Segment Open

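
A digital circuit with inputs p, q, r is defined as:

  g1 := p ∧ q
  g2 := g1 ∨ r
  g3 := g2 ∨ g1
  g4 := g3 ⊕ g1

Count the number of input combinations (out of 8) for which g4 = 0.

5

g4 = g3 ⊕ g1 must be 0, so g3 and g1 are equal.
Satisfying assignments:
  p=0, q=0, r=0
  p=0, q=1, r=0
  p=1, q=0, r=0
  p=1, q=1, r=0
  p=1, q=1, r=1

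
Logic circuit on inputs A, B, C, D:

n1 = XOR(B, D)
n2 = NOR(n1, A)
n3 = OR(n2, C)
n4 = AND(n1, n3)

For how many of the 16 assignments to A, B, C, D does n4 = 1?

4

n4 = AND(n1, n3) must be 1, so both n1 = 1 and n3 = 1.
n1 = XOR(B, D) must be 1, so B and D differ.
n3 = OR(n2, C) must be 1, so at least one of n2, C is 1.
Satisfying assignments:
  A=0, B=0, C=1, D=1
  A=0, B=1, C=1, D=0
  A=1, B=0, C=1, D=1
  A=1, B=1, C=1, D=0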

Segment Closed

**WORK TASK**
Copy every line of the material exactly, keeping all of it.

**ANSWER**
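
A digital circuit with inputs p, q, r is defined as:

  g1 := p ∧ q
  g2 := g1 ∨ r
  g3 := g2 ∨ g1
  g4 := g3 ⊕ g1

Count the number of input combinations (out of 8) for which g4 = 0.

5

g4 = g3 ⊕ g1 must be 0, so g3 and g1 are equal.
Satisfying assignments:
  p=0, q=0, r=0
  p=0, q=1, r=0
  p=1, q=0, r=0
  p=1, q=1, r=0
  p=1, q=1, r=1

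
Logic circuit on inputs A, B, C, D:

n1 = XOR(B, D)
n2 = NOR(n1, A)
n3 = OR(n2, C)
n4 = AND(n1, n3)

For how many of the 16 assignments to A, B, C, D does n4 = 1?

4

n4 = AND(n1, n3) must be 1, so both n1 = 1 and n3 = 1.
n1 = XOR(B, D) must be 1, so B and D differ.
n3 = OR(n2, C) must be 1, so at least one of n2, C is 1.
Satisfying assignments:
  A=0, B=0, C=1, D=1
  A=0, B=1, C=1, D=0
  A=1, B=0, C=1, D=1
  A=1, B=1, C=1, D=0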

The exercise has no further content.